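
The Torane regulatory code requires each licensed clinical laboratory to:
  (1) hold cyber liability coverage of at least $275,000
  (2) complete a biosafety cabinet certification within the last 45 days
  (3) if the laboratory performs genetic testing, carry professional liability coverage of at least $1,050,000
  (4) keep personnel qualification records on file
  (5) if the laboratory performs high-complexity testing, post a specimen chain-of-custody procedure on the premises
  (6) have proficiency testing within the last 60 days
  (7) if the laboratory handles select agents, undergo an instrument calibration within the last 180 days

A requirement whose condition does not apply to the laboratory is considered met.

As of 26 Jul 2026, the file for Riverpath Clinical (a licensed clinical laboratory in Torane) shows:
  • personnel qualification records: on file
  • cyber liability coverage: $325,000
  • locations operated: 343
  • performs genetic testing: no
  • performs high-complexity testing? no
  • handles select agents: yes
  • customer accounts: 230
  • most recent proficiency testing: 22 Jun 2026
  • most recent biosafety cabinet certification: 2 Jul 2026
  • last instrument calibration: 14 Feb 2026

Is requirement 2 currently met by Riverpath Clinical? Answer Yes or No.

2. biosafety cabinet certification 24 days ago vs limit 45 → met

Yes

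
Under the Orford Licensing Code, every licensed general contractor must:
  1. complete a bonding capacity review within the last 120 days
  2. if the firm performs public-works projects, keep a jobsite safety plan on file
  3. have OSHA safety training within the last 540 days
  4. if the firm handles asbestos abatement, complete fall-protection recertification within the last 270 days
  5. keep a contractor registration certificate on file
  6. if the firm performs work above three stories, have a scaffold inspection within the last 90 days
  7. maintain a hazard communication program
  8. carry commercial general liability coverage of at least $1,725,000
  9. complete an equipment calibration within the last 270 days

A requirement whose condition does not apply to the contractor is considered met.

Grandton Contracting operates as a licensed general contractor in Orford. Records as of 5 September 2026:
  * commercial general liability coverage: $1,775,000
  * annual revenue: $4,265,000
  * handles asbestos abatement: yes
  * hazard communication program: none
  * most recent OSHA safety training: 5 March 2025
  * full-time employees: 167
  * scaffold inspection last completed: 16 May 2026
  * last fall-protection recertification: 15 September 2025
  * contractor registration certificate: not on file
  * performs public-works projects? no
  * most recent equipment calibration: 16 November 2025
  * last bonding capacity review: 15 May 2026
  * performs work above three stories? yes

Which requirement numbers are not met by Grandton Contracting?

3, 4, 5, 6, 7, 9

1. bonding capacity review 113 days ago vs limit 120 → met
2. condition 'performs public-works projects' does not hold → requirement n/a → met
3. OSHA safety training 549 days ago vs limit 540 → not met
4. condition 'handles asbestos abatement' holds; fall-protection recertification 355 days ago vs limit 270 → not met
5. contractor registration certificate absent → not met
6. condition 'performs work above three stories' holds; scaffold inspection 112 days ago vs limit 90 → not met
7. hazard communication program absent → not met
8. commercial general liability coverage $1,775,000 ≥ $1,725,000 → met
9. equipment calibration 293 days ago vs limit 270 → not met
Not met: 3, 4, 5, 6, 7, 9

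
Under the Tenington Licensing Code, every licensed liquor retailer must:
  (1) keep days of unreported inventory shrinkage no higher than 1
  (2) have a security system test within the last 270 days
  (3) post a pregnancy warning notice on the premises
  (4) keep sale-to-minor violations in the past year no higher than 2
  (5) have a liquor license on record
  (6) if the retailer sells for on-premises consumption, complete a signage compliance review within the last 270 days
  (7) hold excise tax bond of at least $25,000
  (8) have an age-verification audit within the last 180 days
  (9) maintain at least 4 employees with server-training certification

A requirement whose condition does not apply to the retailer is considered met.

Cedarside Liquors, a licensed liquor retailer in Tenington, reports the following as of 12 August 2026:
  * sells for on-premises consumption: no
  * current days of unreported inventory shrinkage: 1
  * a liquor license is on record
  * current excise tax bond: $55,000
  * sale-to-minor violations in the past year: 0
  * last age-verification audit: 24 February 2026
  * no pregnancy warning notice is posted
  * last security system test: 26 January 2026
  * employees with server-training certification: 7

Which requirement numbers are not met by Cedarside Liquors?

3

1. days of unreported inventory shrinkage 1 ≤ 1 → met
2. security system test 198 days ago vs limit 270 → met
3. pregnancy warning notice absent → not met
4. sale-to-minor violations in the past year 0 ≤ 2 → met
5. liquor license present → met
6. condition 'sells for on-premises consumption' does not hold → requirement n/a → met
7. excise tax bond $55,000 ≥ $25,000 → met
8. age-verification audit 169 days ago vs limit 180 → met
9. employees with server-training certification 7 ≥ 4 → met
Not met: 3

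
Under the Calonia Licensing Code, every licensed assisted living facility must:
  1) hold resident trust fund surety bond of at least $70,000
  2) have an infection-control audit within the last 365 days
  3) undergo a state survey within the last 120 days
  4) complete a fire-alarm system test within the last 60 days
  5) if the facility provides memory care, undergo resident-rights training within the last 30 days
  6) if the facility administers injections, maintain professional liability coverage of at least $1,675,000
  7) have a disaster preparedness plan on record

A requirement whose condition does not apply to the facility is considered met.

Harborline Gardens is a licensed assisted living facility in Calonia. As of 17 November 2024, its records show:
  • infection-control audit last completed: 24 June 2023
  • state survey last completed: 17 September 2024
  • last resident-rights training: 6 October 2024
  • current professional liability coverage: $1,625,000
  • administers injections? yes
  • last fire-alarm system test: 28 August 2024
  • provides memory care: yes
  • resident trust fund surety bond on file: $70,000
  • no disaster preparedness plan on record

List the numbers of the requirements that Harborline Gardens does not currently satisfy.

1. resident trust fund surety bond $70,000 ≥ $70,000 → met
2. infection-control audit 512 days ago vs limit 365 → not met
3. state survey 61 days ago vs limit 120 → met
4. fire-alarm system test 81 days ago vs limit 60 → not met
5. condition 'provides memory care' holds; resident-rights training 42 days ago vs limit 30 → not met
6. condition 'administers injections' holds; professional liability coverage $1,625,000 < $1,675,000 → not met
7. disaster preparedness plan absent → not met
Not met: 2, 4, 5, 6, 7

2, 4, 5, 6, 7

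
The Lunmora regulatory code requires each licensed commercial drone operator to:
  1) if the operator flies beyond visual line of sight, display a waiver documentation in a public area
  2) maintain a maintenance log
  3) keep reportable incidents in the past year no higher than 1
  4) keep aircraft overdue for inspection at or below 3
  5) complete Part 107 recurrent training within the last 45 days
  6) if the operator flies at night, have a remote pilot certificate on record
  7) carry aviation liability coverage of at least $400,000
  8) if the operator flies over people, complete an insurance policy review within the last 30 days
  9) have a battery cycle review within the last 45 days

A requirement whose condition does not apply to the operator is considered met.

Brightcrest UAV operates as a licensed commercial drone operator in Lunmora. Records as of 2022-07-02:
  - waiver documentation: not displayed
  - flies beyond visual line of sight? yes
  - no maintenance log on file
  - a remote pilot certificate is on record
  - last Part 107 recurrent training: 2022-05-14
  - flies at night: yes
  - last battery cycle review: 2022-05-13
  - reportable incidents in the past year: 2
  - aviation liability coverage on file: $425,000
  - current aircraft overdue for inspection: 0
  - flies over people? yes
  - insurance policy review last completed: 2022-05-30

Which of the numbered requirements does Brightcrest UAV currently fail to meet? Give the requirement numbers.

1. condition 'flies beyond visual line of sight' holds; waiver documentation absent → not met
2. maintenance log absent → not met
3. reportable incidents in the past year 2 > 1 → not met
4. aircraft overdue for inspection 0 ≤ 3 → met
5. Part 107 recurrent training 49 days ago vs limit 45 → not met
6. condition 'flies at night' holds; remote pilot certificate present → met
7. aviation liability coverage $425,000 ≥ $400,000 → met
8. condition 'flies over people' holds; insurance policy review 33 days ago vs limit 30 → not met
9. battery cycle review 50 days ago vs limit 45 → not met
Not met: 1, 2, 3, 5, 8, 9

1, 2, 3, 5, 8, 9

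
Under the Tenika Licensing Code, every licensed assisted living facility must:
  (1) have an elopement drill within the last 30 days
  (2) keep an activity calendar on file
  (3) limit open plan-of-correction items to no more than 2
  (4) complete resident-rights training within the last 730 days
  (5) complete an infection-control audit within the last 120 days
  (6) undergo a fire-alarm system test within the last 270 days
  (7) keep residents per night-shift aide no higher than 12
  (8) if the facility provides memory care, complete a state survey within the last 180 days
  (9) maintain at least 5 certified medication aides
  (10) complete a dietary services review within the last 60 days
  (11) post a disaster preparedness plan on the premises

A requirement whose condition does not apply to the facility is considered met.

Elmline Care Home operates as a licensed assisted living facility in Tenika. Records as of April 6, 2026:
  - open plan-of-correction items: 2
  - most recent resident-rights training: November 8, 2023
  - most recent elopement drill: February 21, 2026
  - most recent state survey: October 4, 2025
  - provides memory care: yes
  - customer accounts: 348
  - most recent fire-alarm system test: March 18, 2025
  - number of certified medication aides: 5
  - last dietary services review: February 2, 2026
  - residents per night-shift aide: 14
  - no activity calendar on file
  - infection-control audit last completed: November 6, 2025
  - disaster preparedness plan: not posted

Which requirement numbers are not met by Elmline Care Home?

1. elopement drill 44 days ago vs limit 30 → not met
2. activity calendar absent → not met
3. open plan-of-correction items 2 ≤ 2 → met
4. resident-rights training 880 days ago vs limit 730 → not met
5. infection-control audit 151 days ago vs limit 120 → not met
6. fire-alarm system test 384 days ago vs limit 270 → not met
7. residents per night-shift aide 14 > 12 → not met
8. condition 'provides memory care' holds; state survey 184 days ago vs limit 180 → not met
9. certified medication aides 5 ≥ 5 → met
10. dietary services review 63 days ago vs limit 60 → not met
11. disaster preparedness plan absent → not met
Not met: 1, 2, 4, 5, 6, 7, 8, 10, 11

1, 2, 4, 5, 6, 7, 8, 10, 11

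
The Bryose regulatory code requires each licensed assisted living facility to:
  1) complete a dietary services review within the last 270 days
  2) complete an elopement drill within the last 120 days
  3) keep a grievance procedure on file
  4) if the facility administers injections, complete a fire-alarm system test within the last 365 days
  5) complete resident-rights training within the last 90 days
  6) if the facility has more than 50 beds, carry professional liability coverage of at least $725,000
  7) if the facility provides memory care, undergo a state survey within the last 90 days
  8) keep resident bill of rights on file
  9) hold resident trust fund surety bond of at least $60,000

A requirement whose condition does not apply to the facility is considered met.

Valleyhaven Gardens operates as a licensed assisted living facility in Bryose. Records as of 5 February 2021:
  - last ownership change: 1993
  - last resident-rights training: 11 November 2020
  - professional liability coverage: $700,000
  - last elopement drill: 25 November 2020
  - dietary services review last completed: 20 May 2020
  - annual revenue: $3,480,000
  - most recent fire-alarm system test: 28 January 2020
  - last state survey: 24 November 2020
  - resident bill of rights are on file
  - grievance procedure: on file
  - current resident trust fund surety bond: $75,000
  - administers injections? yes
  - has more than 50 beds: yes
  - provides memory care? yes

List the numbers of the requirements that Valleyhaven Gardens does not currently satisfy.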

● ● ● ● ●

▶ _What is being asked_: Transcribe each line of the data above, unaltered, from the one where "(5) have a liquor license on record" appears to the one where "Under the Calonia" appears, inclusive of both.

▶ _Answer to this problem_:
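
  (5) have a liquor license on record
  (6) if the retailer sells for on-premises consumption, complete a signage compliance review within the last 270 days
  (7) hold excise tax bond of at least $25,000
  (8) have an age-verification audit within the last 180 days
  (9) maintain at least 4 employees with server-training certification

A requirement whose condition does not apply to the retailer is considered met.

Cedarside Liquors, a licensed liquor retailer in Tenington, reports the following as of 12 August 2026:
  * sells for on-premises consumption: no
  * current days of unreported inventory shrinkage: 1
  * a liquor license is on record
  * current excise tax bond: $55,000
  * sale-to-minor violations in the past year: 0
  * last age-verification audit: 24 February 2026
  * no pregnancy warning notice is posted
  * last security system test: 26 January 2026
  * employees with server-training certification: 7

Which requirement numbers are not met by Cedarside Liquors?

3

1. days of unreported inventory shrinkage 1 ≤ 1 → met
2. security system test 198 days ago vs limit 270 → met
3. pregnancy warning notice absent → not met
4. sale-to-minor violations in the past year 0 ≤ 2 → met
5. liquor license present → met
6. condition 'sells for on-premises consumption' does not hold → requirement n/a → met
7. excise tax bond $55,000 ≥ $25,000 → met
8. age-verification audit 169 days ago vs limit 180 → met
9. employees with server-training certification 7 ≥ 4 → met
Not met: 3

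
Under the Calonia Licensing Code, every licensed assisted living facility must: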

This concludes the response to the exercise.